# Exercise details:
Without leaving out a single line, restate the entries below exactly.

# Collected data entries:
——————————

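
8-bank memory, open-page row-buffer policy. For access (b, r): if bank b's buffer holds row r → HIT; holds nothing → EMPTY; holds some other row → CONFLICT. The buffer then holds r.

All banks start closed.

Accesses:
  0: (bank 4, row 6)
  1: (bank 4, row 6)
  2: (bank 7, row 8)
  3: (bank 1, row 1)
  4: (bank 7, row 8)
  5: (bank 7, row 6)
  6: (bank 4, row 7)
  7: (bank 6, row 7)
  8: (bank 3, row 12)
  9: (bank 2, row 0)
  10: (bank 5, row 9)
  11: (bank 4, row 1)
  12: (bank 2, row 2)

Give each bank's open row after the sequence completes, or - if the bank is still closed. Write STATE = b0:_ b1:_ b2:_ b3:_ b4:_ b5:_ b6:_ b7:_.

STATE = b0:- b1:1 b2:2 b3:12 b4:1 b5:9 b6:7 b7:6

step 0: bank4 None->6 [EMPTY]
step 1: bank4 6->6 [HIT]
step 2: bank7 None->8 [EMPTY]
step 3: bank1 None->1 [EMPTY]
step 4: bank7 8->8 [HIT]
step 5: bank7 8->6 [CONFLICT]
step 6: bank4 6->7 [CONFLICT]
step 7: bank6 None->7 [EMPTY]
step 8: bank3 None->12 [EMPTY]
step 9: bank2 None->0 [EMPTY]
step 10: bank5 None->9 [EMPTY]
step 11: bank4 7->1 [CONFLICT]
step 12: bank2 0->2 [CONFLICT]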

——————————

# Answer to this problem:
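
8-bank memory, open-page row-buffer policy. For access (b, r): if bank b's buffer holds row r → HIT; holds nothing → EMPTY; holds some other row → CONFLICT. The buffer then holds r.

All banks start closed.

Accesses:
  0: (bank 4, row 6)
  1: (bank 4, row 6)
  2: (bank 7, row 8)
  3: (bank 1, row 1)
  4: (bank 7, row 8)
  5: (bank 7, row 6)
  6: (bank 4, row 7)
  7: (bank 6, row 7)
  8: (bank 3, row 12)
  9: (bank 2, row 0)
  10: (bank 5, row 9)
  11: (bank 4, row 1)
  12: (bank 2, row 2)

Give each bank's open row after the sequence completes, or - if the bank is still closed. Write STATE = b0:_ b1:_ b2:_ b3:_ b4:_ b5:_ b6:_ b7:_.

STATE = b0:- b1:1 b2:2 b3:12 b4:1 b5:9 b6:7 b7:6

step 0: bank4 None->6 [EMPTY]
step 1: bank4 6->6 [HIT]
step 2: bank7 None->8 [EMPTY]
step 3: bank1 None->1 [EMPTY]
step 4: bank7 8->8 [HIT]
step 5: bank7 8->6 [CONFLICT]
step 6: bank4 6->7 [CONFLICT]
step 7: bank6 None->7 [EMPTY]
step 8: bank3 None->12 [EMPTY]
step 9: bank2 None->0 [EMPTY]
step 10: bank5 None->9 [EMPTY]
step 11: bank4 7->1 [CONFLICT]
step 12: bank2 0->2 [CONFLICT]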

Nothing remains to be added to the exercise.